Saved data entries |
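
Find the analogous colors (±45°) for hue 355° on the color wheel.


Base hue: 355°
Left analog: (355 - 45) mod 360 = 310°
Right analog: (355 + 45) mod 360 = 40°
Analogous hues = 310° and 40°


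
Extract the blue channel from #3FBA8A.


Color: #3FBA8A
R = 3F = 63
G = BA = 186
B = 8A = 138
Blue = 138


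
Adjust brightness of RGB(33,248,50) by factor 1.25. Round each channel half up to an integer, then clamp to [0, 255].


Multiply each channel by 1.25, round half up, clamp to [0, 255]
R: 33×1.25 = 41.25 → round → 41
G: 248×1.25 = 310 → clamp → 255
B: 50×1.25 = 62.5 → round → 63
= RGB(41, 255, 63)


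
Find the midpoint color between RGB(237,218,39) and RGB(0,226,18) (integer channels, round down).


Midpoint: each channel = ⌊(C₁+C₂)/2⌋
R: ⌊(237+0)/2⌋ = 118
G: ⌊(218+226)/2⌋ = 222
B: ⌊(39+18)/2⌋ = 28
= RGB(118, 222, 28)


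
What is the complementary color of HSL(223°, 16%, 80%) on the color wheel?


Complement = opposite side of color wheel = hue + 180°
H' = (223 + 180) mod 360 = 43°
S and L unchanged.
= HSL(43°, 16%, 80%)


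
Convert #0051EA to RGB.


00 → 0 (R)
51 → 81 (G)
EA → 234 (B)
= RGB(0, 81, 234)


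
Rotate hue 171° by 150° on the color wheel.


New hue = (H + rotation) mod 360
New hue = (171 + 150) mod 360
= 321 mod 360
= 321°


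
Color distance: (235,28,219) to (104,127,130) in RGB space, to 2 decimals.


d = √[(R₁-R₂)² + (G₁-G₂)² + (B₁-B₂)²]
d = √[(235-104)² + (28-127)² + (219-130)²]
d = √[17161 + 9801 + 7921]
d = √34883
d ≈ 186.77


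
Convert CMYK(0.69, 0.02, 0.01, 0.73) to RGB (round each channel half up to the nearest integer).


R = 255 × (1-C) × (1-K) = 255 × 0.31 × 0.27 = 21.3435 → 21
G = 255 × (1-M) × (1-K) = 255 × 0.98 × 0.27 = 67.473 → 67
B = 255 × (1-Y) × (1-K) = 255 × 0.99 × 0.27 = 68.1615 → 68
= RGB(21, 67, 68)


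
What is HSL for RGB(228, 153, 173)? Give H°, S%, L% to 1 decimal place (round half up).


Normalize: R'=228/255≈0.8941, G'=153/255≈0.6000, B'=173/255≈0.6784
Max=228/255, Min=153/255, Δ=Max-Min=75/255
L = (Max+Min)/2 = (228+153)/510 = 381/510 = 0.74705… → L = 74.7%
L > 0.5 → S = Δ/(2-Max-Min) = 75/(510-228-153) = 75/129 = 0.58139… → S = 58.1%
(the 1/255 factors cancel in S and H, so raw channel differences can be used)
Max is R' → H = 60 × (((G-B)/Δ) mod 6) = 60 × (((153-173)/75) mod 6)
  (-20)/75 = -0.2666…; negative, so add 6 → 5.7333…
  H = 60 × 5.7333… = 344° → H = 344.0°
= HSL(344.0°, 58.1%, 74.7%)


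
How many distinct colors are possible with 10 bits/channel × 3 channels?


Total bits = 10 bits/channel × 3 channels = 30 bits
Distinct colors = 2^30
= 1,073,741,824 colors


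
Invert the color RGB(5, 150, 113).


Invert: (255-R, 255-G, 255-B)
R: 255-5 = 250
G: 255-150 = 105
B: 255-113 = 142
= RGB(250, 105, 142)


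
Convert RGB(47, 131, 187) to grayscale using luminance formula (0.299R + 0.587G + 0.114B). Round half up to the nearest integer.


Gray = 0.299×R + 0.587×G + 0.114×B
Gray = 0.299×47 + 0.587×131 + 0.114×187
Gray = 14.053 + 76.897 + 21.318
Gray = 112.268 → round half up → 112
Gray = 112


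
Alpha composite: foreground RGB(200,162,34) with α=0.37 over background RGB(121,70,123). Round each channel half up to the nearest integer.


C = α×F + (1-α)×B, with 1-α = 0.63
R: 0.37×200 + 0.63×121 = 74.00 + 76.23 = 150.23 → 150
G: 0.37×162 + 0.63×70 = 59.94 + 44.10 = 104.04 → 104
B: 0.37×34 + 0.63×123 = 12.58 + 77.49 = 90.07 → 90
= RGB(150, 104, 90)


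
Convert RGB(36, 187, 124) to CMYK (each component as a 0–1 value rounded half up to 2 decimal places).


R'=36/255≈0.1412, G'=187/255≈0.7333, B'=124/255≈0.4863
K = 1 - max(R',G',B') = 1 - 187/255 = 68/255 = 0.26666… → 0.27
(1-R'-K)/(1-K) simplifies to (max-R)/max with max = 187:
C = (187-36)/187 = 151/187 = 0.80748… → 0.81
M = (187-187)/187 = 0/187 = 0 → 0.00
Y = (187-124)/187 = 63/187 = 0.33689… → 0.34
= CMYK(0.81, 0.00, 0.34, 0.27)


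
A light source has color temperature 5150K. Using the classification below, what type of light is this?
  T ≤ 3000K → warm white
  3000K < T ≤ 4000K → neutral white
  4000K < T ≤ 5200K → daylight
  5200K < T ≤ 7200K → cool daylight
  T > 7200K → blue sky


Temperature: 5150K
4000K < 5150K ≤ 5200K → daylight
Classification: daylight


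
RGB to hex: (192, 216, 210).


R = 192 → C0 (hex)
G = 216 → D8 (hex)
B = 210 → D2 (hex)
Hex = #C0D8D2


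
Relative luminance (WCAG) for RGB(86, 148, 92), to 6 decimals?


Linearize each channel (sRGB transfer function): c = v/255; c_lin = c/12.92 if c ≤ 0.04045, else ((c+0.055)/1.055)^2.4
  R: 86/255 ≈ 0.337255 > 0.04045 → ((0.337255+0.055)/1.055)^2.4 ≈ 0.093059
  G: 148/255 ≈ 0.580392 > 0.04045 → ((0.580392+0.055)/1.055)^2.4 ≈ 0.296138
  B: 92/255 ≈ 0.360784 > 0.04045 → ((0.360784+0.055)/1.055)^2.4 ≈ 0.107023
R_lin = 0.093059, G_lin = 0.296138, B_lin = 0.107023
L = 0.2126×R + 0.7152×G + 0.0722×B
L = 0.2126×0.093059 + 0.7152×0.296138 + 0.0722×0.107023
L ≈ 0.239309


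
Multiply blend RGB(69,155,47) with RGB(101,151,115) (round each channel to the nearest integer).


Multiply: C = A×B/255, rounded to nearest integer
R: 69×101/255 = 6969/255 ≈ 27.329 → 27
G: 155×151/255 = 23405/255 ≈ 91.784 → 92
B: 47×115/255 = 5405/255 ≈ 21.196 → 21
= RGB(27, 92, 21)


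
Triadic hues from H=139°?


Triadic: equally spaced at 120° intervals
H1 = 139°
H2 = (139 + 120) mod 360 = 259°
H3 = (139 + 240) mod 360 = 19°
Triadic = 139°, 259°, 19°


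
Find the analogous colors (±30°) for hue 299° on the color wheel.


Base hue: 299°
Left analog: (299 - 30) mod 360 = 269°
Right analog: (299 + 30) mod 360 = 329°
Analogous hues = 269° and 329°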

Problem statement | Sift the data above for lines with "white", then copy each one.

Solution to this problem |
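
  T ≤ 3000K → warm white
  3000K < T ≤ 4000K → neutral white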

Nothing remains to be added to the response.